ABOUT THIS TASK
Only lines with the string "Under" should be returned from the data below.

INPUT DATA

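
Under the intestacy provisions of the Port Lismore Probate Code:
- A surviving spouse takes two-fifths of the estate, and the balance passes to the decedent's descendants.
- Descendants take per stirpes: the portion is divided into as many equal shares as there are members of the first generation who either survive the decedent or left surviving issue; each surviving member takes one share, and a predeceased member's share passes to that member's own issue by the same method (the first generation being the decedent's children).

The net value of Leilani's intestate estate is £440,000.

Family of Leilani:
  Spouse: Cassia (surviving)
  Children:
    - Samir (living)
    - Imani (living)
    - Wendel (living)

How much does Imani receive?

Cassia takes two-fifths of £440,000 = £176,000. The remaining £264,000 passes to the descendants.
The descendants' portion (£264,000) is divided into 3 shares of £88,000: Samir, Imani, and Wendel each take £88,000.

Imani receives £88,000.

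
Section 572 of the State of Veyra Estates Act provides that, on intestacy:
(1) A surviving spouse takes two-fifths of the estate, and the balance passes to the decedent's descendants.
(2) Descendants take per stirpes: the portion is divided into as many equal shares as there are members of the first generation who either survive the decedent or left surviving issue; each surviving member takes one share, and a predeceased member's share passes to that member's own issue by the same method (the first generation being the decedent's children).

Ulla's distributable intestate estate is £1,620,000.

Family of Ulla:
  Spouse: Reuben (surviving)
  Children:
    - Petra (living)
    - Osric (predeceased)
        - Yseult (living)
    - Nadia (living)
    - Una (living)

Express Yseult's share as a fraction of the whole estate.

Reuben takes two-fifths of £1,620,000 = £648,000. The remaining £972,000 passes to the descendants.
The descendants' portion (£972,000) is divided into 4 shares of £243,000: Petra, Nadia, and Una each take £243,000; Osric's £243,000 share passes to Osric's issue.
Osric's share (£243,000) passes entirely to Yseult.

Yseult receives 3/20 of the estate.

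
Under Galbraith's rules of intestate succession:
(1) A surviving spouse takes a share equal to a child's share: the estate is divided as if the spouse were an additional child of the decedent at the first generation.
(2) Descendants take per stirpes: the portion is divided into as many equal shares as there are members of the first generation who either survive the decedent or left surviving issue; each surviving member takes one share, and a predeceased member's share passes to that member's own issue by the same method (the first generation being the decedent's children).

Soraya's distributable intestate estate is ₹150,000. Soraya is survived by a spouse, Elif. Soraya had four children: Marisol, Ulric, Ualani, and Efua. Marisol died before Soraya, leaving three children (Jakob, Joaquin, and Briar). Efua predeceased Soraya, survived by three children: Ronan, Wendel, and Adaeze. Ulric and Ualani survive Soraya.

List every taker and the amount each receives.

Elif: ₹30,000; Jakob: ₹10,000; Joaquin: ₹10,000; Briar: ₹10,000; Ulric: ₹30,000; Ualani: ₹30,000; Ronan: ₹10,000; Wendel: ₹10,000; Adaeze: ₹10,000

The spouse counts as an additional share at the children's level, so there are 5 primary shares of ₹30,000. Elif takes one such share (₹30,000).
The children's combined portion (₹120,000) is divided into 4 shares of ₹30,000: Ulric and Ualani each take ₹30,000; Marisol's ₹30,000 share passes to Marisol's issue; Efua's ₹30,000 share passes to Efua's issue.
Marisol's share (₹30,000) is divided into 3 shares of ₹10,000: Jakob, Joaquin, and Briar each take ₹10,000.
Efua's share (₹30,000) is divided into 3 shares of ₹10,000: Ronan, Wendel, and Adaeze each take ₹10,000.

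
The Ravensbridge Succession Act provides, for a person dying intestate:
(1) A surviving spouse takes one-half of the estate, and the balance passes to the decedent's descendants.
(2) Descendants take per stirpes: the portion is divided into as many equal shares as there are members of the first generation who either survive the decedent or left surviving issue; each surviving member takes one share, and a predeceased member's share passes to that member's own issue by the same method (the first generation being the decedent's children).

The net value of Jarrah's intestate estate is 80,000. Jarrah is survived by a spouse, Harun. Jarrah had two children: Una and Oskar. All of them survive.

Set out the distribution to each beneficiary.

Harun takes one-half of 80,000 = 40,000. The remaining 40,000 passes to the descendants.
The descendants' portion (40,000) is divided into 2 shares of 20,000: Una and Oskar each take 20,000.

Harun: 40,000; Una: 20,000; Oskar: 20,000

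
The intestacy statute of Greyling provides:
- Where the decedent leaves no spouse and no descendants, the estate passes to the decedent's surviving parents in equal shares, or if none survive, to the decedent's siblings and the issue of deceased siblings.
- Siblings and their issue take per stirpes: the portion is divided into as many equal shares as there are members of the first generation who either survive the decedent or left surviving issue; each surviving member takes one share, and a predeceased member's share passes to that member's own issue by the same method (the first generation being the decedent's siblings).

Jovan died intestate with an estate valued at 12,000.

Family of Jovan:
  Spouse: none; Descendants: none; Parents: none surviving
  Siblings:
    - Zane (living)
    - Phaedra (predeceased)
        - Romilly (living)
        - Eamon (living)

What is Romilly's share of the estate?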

EXERCISE SOLUTION
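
Under the intestacy provisions of the Port Lismore Probate Code:
Under Galbraith's rules of intestate succession: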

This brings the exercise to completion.